## [WHAT THE TASK ASKS]
A single number is the answer here: how many lines below include "Available"?

-------

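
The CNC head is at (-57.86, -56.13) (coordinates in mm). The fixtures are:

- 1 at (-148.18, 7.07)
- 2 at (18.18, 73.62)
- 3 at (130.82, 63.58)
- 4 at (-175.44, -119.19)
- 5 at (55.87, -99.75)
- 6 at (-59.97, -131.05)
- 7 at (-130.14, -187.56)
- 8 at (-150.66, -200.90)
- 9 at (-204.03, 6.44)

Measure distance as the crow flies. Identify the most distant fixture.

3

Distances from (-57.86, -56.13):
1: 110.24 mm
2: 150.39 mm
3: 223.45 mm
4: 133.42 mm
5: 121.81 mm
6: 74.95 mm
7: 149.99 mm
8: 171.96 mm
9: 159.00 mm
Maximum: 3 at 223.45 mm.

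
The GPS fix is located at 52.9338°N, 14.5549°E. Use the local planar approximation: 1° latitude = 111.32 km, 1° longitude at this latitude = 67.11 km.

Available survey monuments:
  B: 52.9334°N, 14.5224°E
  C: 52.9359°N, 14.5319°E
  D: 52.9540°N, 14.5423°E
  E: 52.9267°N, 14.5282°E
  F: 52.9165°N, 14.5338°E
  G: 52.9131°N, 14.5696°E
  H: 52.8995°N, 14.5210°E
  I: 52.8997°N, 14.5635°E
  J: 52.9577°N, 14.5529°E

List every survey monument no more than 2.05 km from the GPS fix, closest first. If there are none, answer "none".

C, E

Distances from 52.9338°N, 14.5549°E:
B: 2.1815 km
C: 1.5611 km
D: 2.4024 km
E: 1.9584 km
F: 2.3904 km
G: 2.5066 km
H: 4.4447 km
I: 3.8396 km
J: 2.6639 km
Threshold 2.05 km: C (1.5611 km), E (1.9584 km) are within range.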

-------

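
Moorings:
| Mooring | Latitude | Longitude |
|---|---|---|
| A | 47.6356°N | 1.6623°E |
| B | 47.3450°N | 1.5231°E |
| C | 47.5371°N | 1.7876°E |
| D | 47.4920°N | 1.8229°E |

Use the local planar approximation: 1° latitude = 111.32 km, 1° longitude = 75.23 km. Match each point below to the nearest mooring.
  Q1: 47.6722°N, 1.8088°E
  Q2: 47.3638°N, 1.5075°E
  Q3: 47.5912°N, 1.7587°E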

-------

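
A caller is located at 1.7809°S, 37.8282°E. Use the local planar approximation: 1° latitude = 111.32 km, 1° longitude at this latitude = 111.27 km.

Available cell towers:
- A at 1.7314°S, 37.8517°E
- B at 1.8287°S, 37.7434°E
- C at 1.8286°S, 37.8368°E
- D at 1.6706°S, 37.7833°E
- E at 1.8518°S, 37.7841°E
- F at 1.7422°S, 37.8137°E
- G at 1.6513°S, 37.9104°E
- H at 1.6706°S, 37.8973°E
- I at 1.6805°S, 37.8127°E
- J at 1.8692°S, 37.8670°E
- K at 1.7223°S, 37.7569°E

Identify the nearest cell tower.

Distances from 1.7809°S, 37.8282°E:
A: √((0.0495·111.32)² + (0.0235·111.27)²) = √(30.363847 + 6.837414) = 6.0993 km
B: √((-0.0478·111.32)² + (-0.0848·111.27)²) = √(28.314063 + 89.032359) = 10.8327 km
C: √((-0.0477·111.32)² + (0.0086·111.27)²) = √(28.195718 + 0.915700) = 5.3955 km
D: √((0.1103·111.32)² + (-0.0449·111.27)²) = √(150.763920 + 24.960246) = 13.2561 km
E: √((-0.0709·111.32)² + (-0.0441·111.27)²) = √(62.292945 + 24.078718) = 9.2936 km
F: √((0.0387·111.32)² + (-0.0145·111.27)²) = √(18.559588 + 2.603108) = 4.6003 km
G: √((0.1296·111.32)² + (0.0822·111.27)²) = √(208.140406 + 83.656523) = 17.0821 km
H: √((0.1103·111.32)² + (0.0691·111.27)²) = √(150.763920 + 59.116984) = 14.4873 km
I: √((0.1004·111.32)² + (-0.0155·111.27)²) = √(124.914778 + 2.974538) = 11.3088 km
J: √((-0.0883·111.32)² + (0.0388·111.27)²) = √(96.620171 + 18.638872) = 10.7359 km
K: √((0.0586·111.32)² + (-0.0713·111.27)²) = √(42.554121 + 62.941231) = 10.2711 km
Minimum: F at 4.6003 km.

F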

-------

## [TASK RESPONSE]
2